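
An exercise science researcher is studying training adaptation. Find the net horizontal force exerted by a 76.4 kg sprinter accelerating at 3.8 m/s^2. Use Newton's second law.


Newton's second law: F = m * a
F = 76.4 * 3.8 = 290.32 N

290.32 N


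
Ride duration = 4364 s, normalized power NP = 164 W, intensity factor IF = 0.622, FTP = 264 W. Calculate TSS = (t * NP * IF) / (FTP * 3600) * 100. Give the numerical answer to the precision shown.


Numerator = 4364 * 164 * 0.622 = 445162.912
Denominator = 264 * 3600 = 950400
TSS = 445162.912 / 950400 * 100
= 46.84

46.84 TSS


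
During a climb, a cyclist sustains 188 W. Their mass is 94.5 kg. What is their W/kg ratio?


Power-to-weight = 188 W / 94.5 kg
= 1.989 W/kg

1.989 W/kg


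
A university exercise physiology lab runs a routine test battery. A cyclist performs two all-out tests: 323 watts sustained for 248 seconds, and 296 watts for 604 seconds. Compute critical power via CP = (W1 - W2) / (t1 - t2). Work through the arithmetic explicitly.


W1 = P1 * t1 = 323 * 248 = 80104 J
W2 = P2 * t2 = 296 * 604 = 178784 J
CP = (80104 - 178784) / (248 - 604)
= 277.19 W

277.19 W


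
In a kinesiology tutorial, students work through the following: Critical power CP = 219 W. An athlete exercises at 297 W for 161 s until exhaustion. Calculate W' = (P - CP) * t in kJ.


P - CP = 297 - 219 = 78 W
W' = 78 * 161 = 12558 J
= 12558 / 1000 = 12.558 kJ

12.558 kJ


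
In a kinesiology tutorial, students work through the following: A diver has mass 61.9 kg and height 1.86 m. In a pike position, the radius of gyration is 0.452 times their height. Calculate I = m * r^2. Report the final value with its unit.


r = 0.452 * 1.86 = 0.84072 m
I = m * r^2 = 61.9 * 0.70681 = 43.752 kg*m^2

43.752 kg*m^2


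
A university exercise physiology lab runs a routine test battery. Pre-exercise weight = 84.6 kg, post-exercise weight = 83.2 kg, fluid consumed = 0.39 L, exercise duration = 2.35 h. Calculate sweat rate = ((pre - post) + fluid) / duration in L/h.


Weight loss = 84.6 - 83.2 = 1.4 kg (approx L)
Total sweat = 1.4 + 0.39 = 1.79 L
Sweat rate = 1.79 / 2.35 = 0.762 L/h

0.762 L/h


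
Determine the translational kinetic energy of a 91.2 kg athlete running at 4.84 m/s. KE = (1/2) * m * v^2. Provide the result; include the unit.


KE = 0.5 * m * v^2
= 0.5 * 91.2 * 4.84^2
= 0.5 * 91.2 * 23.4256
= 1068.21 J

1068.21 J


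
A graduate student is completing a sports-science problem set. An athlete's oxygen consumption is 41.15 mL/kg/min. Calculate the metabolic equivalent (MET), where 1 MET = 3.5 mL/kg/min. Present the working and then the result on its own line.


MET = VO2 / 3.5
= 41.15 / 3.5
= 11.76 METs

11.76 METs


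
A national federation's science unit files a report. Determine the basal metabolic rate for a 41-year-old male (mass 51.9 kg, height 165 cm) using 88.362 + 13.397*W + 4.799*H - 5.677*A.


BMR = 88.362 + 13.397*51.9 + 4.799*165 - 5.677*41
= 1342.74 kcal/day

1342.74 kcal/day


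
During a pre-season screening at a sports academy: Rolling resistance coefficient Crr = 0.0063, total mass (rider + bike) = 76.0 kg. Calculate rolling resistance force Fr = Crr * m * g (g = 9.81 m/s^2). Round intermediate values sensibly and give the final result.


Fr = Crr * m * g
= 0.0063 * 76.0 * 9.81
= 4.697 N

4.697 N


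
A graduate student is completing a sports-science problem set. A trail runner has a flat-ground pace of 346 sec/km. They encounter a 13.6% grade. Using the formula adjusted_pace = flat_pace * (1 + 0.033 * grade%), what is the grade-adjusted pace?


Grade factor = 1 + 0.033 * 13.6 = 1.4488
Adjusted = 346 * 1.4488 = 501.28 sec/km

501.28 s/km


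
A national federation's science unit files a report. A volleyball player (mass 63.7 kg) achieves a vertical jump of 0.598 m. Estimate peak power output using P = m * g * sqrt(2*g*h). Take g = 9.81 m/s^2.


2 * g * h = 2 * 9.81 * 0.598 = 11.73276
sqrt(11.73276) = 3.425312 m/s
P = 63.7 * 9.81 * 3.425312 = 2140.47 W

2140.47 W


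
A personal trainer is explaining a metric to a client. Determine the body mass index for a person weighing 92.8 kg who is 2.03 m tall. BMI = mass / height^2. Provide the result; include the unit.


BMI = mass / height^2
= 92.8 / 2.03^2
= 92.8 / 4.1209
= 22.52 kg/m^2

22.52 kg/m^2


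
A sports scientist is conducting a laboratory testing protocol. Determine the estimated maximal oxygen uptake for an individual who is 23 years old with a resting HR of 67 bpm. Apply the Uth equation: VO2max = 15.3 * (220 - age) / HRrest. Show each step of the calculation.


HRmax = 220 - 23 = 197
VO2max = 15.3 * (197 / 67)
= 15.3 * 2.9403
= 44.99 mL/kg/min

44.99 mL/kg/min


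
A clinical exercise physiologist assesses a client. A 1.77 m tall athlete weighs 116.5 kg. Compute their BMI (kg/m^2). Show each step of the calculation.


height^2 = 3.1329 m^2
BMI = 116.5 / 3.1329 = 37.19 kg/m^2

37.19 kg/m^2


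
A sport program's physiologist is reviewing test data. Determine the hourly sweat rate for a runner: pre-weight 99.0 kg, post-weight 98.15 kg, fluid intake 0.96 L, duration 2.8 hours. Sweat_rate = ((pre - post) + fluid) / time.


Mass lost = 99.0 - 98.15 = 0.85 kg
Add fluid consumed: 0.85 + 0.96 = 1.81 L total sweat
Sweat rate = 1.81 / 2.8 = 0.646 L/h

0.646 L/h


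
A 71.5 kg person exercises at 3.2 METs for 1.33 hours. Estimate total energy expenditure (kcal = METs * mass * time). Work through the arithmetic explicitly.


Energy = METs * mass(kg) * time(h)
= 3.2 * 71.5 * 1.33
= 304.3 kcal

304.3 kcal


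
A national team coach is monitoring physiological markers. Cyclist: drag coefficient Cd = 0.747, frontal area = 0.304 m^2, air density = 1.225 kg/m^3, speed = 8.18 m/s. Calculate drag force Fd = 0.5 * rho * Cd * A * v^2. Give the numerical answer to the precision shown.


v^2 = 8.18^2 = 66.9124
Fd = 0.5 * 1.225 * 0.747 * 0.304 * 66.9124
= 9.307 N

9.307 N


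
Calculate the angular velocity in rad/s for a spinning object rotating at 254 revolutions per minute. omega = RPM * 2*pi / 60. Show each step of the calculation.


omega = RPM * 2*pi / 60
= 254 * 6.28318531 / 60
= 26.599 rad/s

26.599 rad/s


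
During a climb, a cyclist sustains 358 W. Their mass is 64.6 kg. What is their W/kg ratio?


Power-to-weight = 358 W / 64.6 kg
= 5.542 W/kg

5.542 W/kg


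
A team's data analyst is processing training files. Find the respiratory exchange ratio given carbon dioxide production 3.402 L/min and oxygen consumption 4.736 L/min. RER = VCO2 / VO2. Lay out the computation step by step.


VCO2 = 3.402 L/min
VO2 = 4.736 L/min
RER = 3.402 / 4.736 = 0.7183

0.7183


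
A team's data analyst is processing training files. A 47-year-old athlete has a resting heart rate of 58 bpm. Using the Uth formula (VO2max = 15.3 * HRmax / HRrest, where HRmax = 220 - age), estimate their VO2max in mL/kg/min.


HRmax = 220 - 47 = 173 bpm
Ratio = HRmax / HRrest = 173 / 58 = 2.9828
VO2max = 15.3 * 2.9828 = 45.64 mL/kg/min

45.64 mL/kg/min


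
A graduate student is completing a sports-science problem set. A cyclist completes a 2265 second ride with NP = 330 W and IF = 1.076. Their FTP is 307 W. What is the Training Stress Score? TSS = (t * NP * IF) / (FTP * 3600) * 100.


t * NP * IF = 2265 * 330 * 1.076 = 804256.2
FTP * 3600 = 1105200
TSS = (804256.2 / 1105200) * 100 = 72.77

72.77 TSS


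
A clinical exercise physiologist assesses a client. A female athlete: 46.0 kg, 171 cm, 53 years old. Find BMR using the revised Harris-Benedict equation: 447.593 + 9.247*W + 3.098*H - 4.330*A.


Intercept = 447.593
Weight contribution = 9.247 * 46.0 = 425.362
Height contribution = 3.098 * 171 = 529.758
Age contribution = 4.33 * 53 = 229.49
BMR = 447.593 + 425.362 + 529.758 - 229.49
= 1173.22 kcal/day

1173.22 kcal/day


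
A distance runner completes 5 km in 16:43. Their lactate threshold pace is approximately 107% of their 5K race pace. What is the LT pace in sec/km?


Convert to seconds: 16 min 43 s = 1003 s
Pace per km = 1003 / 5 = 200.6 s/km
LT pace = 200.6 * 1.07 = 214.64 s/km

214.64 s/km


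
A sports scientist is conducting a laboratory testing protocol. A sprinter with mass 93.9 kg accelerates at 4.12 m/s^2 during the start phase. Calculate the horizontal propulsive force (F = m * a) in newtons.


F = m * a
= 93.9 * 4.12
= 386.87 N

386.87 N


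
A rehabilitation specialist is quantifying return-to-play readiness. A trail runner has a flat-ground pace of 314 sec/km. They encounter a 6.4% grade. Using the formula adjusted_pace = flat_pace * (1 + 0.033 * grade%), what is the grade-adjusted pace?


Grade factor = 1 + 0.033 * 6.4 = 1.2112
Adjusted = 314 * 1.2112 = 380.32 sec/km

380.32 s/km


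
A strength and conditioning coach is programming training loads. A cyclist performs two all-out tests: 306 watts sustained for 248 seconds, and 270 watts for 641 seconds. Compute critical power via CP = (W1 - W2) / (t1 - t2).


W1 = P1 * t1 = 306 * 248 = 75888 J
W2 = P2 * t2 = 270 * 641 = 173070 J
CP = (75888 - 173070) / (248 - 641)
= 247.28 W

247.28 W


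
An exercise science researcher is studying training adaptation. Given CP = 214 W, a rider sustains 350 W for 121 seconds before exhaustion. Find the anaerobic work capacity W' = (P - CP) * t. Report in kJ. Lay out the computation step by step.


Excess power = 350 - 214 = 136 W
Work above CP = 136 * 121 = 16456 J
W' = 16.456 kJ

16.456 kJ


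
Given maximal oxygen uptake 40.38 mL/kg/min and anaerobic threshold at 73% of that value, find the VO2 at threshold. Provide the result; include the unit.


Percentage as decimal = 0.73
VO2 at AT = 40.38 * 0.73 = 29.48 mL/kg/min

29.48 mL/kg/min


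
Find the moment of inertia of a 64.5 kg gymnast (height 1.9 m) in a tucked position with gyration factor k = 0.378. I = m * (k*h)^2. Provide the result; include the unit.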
—————
#### [TASK PROMPT]
Nothing before the line holding "kJ. Lay out the computation step by step." belongs in the answer. Repeat that line and the rest of the listing exactly.

#### [WRITTEN RESPONSE]
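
An exercise science researcher is studying training adaptation. Given CP = 214 W, a rider sustains 350 W for 121 seconds before exhaustion. Find the anaerobic work capacity W' = (P - CP) * t. Report in kJ. Lay out the computation step by step.


Excess power = 350 - 214 = 136 W
Work above CP = 136 * 121 = 16456 J
W' = 16.456 kJ

16.456 kJ


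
Given maximal oxygen uptake 40.38 mL/kg/min and anaerobic threshold at 73% of that value, find the VO2 at threshold. Provide the result; include the unit.


Percentage as decimal = 0.73
VO2 at AT = 40.38 * 0.73 = 29.48 mL/kg/min

29.48 mL/kg/min


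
Find the moment of inertia of a 64.5 kg gymnast (height 1.9 m) in a tucked position with gyration factor k = 0.378. I = m * (k*h)^2. Provide the result; include the unit.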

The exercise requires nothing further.